▶ _Activity_
Which lines below fall between the one containing "Execute the following" and the one containing "After all operations, what"? Repeat them exactly, counting both of those lines, and add nothing else.

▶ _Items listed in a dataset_
───

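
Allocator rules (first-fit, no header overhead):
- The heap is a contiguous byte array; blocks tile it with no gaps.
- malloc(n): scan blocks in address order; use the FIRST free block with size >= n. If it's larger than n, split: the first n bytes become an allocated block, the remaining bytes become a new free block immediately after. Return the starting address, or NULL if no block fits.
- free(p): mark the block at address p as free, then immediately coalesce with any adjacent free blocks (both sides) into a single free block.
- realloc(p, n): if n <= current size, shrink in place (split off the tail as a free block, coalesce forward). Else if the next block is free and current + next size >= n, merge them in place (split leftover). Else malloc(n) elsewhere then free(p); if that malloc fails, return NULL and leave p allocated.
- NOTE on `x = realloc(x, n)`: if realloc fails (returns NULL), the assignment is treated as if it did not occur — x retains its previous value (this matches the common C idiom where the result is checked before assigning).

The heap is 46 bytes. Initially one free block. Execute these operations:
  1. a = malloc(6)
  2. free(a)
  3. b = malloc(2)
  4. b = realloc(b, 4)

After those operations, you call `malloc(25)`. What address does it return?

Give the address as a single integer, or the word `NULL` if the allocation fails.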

───

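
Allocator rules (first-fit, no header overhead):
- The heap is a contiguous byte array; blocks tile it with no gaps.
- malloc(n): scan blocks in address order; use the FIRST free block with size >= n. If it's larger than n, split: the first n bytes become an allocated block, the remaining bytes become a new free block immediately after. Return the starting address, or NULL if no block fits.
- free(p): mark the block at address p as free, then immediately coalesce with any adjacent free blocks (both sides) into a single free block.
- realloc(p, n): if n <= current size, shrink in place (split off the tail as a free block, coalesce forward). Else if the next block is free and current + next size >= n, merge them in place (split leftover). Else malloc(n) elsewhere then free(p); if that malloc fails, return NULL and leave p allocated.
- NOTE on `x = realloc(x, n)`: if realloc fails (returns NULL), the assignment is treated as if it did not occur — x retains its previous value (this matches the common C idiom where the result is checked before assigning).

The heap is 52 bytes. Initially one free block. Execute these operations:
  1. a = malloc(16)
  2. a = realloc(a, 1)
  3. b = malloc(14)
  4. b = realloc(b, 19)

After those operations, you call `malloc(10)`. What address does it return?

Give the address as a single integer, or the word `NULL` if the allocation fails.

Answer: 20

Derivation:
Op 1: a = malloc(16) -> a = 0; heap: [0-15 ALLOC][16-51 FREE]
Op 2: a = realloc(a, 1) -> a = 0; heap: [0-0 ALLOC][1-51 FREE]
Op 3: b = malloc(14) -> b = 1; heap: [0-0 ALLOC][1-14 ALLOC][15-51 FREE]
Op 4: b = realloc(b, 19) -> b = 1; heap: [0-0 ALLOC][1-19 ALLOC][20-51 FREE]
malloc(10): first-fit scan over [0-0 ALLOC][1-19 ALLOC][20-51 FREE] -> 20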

───

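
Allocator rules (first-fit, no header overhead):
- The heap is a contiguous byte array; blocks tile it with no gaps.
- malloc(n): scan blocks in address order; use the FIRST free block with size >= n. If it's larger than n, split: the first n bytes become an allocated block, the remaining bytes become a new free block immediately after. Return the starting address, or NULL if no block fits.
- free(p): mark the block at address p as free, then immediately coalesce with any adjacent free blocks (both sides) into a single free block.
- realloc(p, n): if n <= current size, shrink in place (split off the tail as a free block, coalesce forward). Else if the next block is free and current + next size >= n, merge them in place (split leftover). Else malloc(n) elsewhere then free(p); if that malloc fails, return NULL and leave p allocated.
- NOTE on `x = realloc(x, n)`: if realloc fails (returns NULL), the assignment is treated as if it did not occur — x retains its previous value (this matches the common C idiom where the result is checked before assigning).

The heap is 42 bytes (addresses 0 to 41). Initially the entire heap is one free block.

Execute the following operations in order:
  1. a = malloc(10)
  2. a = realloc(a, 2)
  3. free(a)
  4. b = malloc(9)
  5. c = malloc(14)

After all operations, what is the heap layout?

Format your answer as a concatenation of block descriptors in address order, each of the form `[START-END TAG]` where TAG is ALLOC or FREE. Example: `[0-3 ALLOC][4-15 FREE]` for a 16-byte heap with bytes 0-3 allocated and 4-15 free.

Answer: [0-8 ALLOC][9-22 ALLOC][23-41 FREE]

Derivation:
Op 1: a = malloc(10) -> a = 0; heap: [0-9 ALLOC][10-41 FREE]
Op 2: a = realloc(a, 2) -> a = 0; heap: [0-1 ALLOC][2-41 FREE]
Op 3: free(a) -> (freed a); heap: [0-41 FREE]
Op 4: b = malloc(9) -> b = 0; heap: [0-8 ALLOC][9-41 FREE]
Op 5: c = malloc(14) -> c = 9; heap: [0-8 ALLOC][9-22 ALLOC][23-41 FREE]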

───

▶ _Response_
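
Execute the following operations in order:
  1. a = malloc(10)
  2. a = realloc(a, 2)
  3. free(a)
  4. b = malloc(9)
  5. c = malloc(14)

After all operations, what is the heap layout?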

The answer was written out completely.